*About this exercise*: The answer is to be an exact copy of the lines below running from the line with "Let z = 27." down to the line with "Answer: 381615/712 ≈ 535.98", both ends included, and nothing more.

*Information supplied*:
------------------------------------

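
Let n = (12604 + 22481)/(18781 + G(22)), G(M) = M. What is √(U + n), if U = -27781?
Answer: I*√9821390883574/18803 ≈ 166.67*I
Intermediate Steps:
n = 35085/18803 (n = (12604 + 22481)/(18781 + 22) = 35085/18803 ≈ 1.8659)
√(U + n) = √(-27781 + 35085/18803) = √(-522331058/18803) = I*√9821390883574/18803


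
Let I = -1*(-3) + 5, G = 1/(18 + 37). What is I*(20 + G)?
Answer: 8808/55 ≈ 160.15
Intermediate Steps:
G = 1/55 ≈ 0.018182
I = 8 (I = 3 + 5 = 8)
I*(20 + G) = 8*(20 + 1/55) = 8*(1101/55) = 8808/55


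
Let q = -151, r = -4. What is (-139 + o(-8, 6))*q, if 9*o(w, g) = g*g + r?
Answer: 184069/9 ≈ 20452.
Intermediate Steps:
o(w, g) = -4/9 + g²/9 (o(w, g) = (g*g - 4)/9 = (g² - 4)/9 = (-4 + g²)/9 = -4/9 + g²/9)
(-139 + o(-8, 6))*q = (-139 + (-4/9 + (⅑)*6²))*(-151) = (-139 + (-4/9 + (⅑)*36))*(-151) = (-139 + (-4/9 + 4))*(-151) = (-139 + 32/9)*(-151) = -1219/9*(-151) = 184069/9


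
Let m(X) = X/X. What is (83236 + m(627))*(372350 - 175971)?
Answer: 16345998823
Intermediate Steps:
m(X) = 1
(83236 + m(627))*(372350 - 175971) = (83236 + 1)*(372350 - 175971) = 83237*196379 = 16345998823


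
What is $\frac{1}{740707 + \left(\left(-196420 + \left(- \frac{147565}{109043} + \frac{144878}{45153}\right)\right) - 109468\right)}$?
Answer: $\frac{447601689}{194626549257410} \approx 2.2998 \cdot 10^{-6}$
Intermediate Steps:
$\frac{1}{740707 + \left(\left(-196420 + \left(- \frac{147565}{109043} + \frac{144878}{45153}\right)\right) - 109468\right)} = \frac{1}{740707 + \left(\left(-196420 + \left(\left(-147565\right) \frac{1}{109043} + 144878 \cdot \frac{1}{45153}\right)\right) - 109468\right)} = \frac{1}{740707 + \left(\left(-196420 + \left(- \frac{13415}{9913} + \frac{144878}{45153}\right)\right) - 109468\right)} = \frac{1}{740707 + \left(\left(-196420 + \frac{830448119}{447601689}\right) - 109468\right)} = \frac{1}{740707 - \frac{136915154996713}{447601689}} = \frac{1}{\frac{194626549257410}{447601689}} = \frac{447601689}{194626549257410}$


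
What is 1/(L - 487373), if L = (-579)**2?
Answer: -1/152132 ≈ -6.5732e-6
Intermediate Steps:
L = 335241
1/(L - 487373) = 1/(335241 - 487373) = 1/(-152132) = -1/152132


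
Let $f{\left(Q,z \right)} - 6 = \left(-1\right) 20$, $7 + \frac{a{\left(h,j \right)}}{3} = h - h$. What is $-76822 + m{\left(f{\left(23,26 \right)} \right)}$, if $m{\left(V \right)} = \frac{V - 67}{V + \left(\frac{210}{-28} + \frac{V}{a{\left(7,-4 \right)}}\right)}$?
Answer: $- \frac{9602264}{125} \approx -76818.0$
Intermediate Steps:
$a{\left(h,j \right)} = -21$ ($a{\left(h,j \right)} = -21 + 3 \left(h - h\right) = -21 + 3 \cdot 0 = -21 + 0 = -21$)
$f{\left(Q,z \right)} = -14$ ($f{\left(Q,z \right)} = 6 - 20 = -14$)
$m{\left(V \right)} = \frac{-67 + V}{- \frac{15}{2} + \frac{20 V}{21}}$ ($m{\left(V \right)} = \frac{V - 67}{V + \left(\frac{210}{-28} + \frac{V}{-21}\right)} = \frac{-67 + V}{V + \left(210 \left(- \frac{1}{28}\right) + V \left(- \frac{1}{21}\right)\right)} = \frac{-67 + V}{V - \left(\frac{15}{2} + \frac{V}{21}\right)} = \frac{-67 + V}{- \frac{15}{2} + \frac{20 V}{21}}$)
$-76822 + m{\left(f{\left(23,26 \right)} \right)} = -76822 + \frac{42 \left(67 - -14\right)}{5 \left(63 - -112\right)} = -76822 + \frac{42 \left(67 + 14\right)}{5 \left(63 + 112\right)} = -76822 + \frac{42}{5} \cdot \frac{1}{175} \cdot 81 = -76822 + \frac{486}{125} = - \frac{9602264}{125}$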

------------------------------------

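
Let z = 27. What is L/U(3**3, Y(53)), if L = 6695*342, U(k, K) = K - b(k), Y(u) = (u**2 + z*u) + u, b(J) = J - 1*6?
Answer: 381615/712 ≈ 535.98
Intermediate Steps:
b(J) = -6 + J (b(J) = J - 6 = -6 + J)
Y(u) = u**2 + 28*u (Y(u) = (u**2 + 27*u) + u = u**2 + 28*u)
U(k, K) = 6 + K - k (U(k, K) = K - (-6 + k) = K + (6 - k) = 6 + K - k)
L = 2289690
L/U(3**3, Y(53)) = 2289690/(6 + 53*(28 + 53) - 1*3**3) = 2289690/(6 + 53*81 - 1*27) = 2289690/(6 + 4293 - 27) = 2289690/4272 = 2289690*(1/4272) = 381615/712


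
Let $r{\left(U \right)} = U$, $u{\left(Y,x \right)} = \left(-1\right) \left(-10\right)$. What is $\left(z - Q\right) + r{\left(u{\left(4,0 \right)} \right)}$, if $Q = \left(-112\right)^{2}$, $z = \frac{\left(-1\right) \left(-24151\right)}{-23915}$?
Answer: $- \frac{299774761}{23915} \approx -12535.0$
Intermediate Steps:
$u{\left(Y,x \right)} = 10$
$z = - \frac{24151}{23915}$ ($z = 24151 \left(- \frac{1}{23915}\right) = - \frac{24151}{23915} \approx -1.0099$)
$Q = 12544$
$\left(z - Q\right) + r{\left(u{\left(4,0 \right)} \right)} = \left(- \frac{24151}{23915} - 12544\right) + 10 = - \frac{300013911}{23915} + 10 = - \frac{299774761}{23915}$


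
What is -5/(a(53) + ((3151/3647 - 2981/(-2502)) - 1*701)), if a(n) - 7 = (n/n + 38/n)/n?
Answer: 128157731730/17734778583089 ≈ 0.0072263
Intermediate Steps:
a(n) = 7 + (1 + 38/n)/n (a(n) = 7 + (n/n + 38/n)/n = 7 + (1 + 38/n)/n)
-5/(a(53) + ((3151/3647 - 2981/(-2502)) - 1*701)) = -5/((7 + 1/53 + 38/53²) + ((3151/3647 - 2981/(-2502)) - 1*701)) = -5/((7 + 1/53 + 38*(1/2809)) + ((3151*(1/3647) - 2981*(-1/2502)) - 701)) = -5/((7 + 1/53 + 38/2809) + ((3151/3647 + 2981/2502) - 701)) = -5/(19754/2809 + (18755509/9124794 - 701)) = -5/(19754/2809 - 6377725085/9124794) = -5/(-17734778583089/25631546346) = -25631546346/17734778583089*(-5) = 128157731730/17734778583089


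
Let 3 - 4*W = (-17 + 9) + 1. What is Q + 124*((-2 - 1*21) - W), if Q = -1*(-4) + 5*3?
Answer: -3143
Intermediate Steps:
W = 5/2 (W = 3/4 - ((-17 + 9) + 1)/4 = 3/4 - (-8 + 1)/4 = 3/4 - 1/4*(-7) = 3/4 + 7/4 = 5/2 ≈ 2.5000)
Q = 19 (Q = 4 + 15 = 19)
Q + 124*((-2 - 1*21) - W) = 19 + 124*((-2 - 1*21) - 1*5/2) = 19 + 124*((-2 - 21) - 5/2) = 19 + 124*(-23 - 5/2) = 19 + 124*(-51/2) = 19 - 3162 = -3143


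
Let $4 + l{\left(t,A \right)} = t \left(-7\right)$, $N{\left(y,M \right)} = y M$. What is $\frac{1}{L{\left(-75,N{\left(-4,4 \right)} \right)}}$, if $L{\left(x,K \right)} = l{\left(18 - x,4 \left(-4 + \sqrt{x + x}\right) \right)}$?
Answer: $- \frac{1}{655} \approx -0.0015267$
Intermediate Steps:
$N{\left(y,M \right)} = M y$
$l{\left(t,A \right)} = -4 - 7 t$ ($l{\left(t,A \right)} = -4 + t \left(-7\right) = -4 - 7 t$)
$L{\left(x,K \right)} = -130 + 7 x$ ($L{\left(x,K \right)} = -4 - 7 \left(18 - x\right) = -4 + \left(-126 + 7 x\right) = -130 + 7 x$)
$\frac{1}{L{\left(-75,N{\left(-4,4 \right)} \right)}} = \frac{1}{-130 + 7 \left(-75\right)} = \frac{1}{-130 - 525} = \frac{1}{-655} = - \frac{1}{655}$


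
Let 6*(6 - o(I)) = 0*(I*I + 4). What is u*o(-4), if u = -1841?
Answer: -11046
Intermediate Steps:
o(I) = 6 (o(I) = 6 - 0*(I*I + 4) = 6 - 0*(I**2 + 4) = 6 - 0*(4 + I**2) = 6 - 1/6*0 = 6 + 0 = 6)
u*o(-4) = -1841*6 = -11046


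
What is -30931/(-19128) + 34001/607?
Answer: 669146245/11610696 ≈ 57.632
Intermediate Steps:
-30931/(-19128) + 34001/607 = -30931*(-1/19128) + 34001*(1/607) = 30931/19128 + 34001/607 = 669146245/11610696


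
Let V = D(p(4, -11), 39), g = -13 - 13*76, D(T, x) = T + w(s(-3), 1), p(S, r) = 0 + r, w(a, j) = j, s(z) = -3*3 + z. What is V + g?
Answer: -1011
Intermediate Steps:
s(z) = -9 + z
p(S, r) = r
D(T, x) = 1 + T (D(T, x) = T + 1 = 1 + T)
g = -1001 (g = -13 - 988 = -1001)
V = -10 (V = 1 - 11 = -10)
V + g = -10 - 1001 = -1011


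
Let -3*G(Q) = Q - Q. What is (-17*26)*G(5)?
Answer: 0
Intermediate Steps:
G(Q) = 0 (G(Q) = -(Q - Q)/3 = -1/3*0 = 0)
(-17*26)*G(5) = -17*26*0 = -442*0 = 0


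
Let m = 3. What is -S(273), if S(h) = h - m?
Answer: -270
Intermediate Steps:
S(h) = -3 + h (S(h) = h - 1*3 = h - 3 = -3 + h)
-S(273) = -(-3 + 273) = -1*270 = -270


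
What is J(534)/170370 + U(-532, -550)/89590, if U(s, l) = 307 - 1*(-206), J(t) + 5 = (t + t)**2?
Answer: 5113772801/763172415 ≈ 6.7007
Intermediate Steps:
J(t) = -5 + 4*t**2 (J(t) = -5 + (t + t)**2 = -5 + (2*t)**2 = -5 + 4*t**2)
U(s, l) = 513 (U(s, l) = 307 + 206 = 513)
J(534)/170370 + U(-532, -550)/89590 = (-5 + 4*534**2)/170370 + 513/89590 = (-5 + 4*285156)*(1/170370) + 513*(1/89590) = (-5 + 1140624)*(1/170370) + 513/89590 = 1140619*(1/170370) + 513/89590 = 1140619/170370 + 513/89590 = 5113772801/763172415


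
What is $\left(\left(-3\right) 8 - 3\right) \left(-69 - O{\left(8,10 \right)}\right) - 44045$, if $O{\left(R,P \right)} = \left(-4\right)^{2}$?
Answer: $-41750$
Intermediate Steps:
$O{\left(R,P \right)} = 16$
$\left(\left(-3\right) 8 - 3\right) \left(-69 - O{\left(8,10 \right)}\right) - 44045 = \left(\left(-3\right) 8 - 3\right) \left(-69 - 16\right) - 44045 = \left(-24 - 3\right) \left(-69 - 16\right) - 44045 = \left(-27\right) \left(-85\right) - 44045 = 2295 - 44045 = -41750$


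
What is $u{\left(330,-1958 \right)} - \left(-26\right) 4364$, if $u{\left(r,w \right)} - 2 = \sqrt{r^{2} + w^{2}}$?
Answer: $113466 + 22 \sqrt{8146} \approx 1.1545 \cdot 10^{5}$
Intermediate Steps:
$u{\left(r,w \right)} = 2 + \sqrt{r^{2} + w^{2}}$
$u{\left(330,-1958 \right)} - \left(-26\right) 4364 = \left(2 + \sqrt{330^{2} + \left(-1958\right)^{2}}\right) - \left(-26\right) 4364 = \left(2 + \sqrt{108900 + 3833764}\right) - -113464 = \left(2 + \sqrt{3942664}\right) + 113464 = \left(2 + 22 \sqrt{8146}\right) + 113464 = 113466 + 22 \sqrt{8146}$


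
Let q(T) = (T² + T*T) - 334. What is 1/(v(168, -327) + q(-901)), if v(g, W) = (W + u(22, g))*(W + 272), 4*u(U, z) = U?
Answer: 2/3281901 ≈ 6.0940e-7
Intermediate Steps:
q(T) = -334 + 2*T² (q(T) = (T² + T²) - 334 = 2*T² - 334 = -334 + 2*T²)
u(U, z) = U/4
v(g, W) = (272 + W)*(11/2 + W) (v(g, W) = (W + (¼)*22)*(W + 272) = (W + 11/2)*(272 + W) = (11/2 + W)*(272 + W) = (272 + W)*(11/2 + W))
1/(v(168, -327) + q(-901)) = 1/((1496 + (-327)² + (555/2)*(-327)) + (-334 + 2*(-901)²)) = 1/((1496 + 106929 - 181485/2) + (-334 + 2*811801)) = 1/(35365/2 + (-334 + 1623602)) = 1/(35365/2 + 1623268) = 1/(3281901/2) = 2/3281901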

------------------------------------

*Written response*:
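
Let z = 27. What is L/U(3**3, Y(53)), if L = 6695*342, U(k, K) = K - b(k), Y(u) = (u**2 + z*u) + u, b(J) = J - 1*6?
Answer: 381615/712 ≈ 535.98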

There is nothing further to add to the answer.